Work task
How many of the lines below have "tree" in them? Say the number and nothing more.

Dataset records
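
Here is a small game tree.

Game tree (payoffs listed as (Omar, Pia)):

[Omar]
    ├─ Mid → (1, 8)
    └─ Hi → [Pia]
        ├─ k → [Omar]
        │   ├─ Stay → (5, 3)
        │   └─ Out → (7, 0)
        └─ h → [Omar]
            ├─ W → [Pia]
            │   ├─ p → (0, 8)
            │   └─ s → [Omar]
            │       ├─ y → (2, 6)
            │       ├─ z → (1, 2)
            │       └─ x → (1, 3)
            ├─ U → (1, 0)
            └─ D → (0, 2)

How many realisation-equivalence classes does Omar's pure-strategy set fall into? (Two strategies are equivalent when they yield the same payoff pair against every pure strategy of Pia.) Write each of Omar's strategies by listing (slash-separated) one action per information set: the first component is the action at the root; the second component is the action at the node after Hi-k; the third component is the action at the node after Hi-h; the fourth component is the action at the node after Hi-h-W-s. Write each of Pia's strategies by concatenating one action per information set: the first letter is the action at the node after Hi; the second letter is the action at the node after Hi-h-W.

11

Omar has 36 pure strategies: Mid/Stay/W/y, Mid/Stay/W/z, Mid/Stay/W/x, Mid/Stay/U/y, Mid/Stay/U/z, Mid/Stay/U/x, Mid/Stay/D/y, Mid/Stay/D/z, Mid/Stay/D/x, Mid/Out/W/y, Mid/Out/W/z, Mid/Out/W/x, Mid/Out/U/y, Mid/Out/U/z, Mid/Out/U/x, Mid/Out/D/y, Mid/Out/D/z, Mid/Out/D/x, Hi/Stay/W/y, Hi/Stay/W/z, Hi/Stay/W/x, Hi/Stay/U/y, Hi/Stay/U/z, Hi/Stay/U/x, Hi/Stay/D/y, Hi/Stay/D/z, Hi/Stay/D/x, Hi/Out/W/y, Hi/Out/W/z, Hi/Out/W/x, Hi/Out/U/y, Hi/Out/U/z, Hi/Out/U/x, Hi/Out/D/y, Hi/Out/D/z, Hi/Out/D/x. Columns: kp, ks, hp, hs.
{Mid/Stay/W/y, Mid/Stay/W/z, Mid/Stay/W/x, Mid/Stay/U/y, Mid/Stay/U/z, Mid/Stay/U/x, Mid/Stay/D/y, Mid/Stay/D/z, Mid/Stay/D/x, Mid/Out/W/y, Mid/Out/W/z, Mid/Out/W/x, Mid/Out/U/y, Mid/Out/U/z, Mid/Out/U/x, Mid/Out/D/y, Mid/Out/D/z, Mid/Out/D/x} → row (1,8) (1,8) (1,8) (1,8)
{Hi/Stay/W/y} → row (5,3) (5,3) (0,8) (2,6)
{Hi/Stay/W/z} → row (5,3) (5,3) (0,8) (1,2)
{Hi/Stay/W/x} → row (5,3) (5,3) (0,8) (1,3)
{Hi/Stay/U/y, Hi/Stay/U/z, Hi/Stay/U/x} → row (5,3) (5,3) (1,0) (1,0)
{Hi/Stay/D/y, Hi/Stay/D/z, Hi/Stay/D/x} → row (5,3) (5,3) (0,2) (0,2)
{Hi/Out/W/y} → row (7,0) (7,0) (0,8) (2,6)
{Hi/Out/W/z} → row (7,0) (7,0) (0,8) (1,2)
{Hi/Out/W/x} → row (7,0) (7,0) (0,8) (1,3)
{Hi/Out/U/y, Hi/Out/U/z, Hi/Out/U/x} → row (7,0) (7,0) (1,0) (1,0)
{Hi/Out/D/y, Hi/Out/D/z, Hi/Out/D/x} → row (7,0) (7,0) (0,2) (0,2)
That's 11 distinct rows out of 36 strategies.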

Answer to this problem
2